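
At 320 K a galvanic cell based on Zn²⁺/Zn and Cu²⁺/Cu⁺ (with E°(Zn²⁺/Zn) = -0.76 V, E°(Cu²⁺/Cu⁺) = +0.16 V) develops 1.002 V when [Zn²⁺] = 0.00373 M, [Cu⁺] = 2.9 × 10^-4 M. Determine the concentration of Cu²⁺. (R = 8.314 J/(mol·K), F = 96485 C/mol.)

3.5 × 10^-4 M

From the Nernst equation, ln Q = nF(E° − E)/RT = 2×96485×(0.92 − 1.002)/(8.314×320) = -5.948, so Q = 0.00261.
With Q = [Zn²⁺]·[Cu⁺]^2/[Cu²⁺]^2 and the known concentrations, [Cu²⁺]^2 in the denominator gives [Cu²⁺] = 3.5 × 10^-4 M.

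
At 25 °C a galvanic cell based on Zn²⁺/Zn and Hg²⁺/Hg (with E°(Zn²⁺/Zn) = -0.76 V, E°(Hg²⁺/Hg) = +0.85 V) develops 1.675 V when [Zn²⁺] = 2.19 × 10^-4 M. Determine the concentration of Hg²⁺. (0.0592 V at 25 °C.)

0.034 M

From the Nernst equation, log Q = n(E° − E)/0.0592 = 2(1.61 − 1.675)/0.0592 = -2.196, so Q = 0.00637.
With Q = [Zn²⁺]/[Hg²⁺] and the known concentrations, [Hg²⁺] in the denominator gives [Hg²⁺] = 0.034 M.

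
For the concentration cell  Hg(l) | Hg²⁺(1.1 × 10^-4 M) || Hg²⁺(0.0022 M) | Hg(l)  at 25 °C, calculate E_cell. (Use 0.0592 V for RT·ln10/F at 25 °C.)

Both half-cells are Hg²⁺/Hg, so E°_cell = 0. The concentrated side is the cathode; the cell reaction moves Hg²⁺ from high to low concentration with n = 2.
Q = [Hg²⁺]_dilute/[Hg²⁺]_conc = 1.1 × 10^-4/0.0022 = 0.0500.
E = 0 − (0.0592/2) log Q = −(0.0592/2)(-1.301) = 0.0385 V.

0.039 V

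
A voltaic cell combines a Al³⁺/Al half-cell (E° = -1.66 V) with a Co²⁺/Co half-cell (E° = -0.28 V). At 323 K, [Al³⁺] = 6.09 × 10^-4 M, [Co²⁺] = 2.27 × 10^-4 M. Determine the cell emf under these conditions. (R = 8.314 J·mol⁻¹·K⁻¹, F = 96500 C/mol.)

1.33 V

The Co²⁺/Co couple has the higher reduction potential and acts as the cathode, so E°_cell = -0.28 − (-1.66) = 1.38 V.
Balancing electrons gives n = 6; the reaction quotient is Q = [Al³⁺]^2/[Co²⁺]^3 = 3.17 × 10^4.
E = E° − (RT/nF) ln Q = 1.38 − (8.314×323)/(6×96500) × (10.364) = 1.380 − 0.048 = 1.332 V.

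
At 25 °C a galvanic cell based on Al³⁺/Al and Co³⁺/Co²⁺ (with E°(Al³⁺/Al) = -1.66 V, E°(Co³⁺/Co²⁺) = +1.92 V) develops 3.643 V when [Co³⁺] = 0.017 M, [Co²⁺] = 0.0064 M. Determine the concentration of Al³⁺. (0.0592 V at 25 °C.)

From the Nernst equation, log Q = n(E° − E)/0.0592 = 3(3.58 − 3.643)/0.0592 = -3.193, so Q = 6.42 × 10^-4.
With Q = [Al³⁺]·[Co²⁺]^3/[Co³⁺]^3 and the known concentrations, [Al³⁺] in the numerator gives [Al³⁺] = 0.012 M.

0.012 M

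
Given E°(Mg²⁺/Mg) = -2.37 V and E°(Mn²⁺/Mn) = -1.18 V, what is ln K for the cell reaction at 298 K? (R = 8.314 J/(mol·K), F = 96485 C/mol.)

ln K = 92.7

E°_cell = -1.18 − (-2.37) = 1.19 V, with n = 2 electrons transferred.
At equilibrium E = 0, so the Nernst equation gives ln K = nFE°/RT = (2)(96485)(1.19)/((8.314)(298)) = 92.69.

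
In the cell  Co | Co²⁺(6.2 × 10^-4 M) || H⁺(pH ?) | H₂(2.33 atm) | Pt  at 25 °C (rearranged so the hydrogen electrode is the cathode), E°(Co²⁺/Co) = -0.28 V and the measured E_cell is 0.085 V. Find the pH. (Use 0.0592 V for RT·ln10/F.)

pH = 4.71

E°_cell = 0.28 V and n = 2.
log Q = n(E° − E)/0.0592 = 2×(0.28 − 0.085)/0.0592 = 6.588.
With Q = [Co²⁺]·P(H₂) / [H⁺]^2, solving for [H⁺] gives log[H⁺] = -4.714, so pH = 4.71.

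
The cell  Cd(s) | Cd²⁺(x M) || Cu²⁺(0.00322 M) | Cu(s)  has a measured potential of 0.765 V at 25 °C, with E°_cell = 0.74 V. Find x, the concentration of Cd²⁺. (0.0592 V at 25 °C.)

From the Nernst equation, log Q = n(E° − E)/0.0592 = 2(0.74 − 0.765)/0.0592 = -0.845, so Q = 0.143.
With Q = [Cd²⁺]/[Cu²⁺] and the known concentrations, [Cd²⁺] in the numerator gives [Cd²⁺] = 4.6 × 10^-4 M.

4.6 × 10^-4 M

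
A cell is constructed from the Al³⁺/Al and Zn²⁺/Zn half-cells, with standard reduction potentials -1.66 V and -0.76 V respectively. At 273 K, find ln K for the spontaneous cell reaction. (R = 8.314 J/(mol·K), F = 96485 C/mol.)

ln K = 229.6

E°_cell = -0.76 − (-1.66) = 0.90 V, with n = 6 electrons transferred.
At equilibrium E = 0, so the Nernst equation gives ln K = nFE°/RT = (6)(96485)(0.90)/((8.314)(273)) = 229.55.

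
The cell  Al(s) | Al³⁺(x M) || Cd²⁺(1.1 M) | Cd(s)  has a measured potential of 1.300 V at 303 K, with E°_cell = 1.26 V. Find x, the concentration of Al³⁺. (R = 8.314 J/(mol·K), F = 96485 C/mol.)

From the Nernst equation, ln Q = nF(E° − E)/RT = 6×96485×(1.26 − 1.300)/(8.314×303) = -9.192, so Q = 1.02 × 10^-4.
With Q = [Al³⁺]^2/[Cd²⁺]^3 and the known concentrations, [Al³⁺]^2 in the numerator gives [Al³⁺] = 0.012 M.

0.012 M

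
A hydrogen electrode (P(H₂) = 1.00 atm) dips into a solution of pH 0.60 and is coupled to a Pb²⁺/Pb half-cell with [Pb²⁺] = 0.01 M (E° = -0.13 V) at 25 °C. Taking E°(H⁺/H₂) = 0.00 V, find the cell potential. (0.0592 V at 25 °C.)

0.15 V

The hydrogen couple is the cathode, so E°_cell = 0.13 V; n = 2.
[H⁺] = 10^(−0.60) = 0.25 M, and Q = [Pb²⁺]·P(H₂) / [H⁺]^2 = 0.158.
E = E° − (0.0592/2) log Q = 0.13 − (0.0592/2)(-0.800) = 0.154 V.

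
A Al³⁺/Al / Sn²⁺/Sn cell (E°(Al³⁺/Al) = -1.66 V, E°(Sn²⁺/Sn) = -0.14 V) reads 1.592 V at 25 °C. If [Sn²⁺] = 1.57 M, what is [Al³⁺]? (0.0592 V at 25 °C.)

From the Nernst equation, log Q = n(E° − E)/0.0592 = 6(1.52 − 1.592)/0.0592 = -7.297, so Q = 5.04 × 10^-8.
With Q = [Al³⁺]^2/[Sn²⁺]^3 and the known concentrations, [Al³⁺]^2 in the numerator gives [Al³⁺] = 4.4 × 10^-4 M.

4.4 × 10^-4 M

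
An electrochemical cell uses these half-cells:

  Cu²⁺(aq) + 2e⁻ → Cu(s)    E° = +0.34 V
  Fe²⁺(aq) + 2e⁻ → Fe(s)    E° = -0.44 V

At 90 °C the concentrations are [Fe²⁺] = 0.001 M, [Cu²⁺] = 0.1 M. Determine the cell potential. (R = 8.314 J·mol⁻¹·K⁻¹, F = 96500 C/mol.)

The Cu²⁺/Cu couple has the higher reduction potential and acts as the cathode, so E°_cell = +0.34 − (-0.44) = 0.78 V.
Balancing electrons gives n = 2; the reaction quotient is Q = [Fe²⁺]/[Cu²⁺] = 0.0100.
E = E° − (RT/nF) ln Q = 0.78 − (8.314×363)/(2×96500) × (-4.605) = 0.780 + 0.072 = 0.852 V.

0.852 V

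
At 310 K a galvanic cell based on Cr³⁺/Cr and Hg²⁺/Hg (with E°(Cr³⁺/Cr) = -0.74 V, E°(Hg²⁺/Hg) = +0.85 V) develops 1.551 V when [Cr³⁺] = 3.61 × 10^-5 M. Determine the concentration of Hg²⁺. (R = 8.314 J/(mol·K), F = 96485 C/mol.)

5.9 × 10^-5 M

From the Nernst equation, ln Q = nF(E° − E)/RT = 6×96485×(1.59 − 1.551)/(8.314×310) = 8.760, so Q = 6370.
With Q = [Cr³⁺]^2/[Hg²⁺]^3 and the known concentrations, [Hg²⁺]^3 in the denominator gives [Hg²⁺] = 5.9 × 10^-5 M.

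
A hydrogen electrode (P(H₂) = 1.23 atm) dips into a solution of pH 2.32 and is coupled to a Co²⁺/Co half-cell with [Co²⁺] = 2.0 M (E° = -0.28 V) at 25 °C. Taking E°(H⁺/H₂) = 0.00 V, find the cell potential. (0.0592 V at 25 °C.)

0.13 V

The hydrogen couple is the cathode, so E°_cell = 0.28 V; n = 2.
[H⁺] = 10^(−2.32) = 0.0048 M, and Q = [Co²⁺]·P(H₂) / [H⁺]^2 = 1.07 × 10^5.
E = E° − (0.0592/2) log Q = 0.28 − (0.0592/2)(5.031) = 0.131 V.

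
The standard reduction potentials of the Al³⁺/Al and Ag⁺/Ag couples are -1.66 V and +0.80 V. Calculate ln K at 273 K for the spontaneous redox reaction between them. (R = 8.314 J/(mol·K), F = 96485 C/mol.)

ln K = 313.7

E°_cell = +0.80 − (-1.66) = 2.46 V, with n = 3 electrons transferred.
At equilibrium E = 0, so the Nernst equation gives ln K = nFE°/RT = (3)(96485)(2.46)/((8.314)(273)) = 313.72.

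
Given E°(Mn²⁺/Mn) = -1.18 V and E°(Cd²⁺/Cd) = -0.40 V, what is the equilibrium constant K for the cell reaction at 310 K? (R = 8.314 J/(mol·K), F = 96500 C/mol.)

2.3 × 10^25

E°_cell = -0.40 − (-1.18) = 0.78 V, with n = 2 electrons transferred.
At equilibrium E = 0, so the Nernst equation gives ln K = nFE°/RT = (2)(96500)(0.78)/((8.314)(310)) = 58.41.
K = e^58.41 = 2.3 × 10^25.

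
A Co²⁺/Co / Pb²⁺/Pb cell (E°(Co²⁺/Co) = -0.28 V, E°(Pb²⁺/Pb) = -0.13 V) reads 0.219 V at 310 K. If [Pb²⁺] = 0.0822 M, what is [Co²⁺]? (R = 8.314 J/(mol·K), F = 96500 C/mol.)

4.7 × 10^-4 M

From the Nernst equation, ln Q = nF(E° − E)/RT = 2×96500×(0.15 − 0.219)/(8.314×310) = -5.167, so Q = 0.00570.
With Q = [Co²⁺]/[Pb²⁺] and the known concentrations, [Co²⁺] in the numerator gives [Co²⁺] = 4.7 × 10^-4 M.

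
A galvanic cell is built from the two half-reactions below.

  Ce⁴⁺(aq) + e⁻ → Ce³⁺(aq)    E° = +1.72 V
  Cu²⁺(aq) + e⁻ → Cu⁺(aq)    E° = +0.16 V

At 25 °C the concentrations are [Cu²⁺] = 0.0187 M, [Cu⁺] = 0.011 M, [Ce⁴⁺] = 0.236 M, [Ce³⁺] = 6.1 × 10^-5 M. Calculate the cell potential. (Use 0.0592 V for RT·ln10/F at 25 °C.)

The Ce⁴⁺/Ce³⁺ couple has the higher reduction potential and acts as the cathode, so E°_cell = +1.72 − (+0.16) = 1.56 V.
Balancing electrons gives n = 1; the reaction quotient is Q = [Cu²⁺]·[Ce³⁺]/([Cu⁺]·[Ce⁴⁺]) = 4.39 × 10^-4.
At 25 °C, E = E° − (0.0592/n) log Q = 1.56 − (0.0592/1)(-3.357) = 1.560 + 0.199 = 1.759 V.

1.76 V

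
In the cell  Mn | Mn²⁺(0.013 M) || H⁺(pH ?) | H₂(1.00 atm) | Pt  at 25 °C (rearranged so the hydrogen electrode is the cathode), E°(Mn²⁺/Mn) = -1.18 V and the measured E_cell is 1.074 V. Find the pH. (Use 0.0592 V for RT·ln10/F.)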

## Problem
The required answer is the run of lines above, starting at the line with "A Co²⁺/Co /" and ending at the line with "Cu²⁺(aq) + e⁻", reproduced exactly with both ends.

## Exercise answer
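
A Co²⁺/Co / Pb²⁺/Pb cell (E°(Co²⁺/Co) = -0.28 V, E°(Pb²⁺/Pb) = -0.13 V) reads 0.219 V at 310 K. If [Pb²⁺] = 0.0822 M, what is [Co²⁺]? (R = 8.314 J/(mol·K), F = 96500 C/mol.)

4.7 × 10^-4 M

From the Nernst equation, ln Q = nF(E° − E)/RT = 2×96500×(0.15 − 0.219)/(8.314×310) = -5.167, so Q = 0.00570.
With Q = [Co²⁺]/[Pb²⁺] and the known concentrations, [Co²⁺] in the numerator gives [Co²⁺] = 4.7 × 10^-4 M.

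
A galvanic cell is built from the two half-reactions below.

  Ce⁴⁺(aq) + e⁻ → Ce³⁺(aq)    E° = +1.72 V
  Cu²⁺(aq) + e⁻ → Cu⁺(aq)    E° = +0.16 V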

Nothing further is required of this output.